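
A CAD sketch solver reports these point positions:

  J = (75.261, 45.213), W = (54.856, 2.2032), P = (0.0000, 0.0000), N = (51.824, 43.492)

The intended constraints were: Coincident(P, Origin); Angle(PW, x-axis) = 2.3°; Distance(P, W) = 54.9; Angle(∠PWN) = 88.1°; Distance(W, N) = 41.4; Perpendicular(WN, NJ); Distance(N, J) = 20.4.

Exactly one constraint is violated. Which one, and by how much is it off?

Distance(N, J) = 20.4 — off by 3.10.

P = (0.00, 0.00) ✓; PW at 2.300° ✓; |PW| = 54.90 ✓; ∠PWN = 88.10° ✓; |WN| = 41.40 ✓; ∠(WN, NJ) = 90.00° ✓; |NJ| = 23.50 ✗.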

**WORK REQUIRED**. Set all the entries above down again exactly.

**RESULT BELOW**.
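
A CAD sketch solver reports these point positions:

  J = (75.261, 45.213), W = (54.856, 2.2032), P = (0.0000, 0.0000), N = (51.824, 43.492)

The intended constraints were: Coincident(P, Origin); Angle(PW, x-axis) = 2.3°; Distance(P, W) = 54.9; Angle(∠PWN) = 88.1°; Distance(W, N) = 41.4; Perpendicular(WN, NJ); Distance(N, J) = 20.4.

Exactly one constraint is violated. Which one, and by how much is it off?

Distance(N, J) = 20.4 — off by 3.10.

P = (0.00, 0.00) ✓; PW at 2.300° ✓; |PW| = 54.90 ✓; ∠PWN = 88.10° ✓; |WN| = 41.40 ✓; ∠(WN, NJ) = 90.00° ✓; |NJ| = 23.50 ✗.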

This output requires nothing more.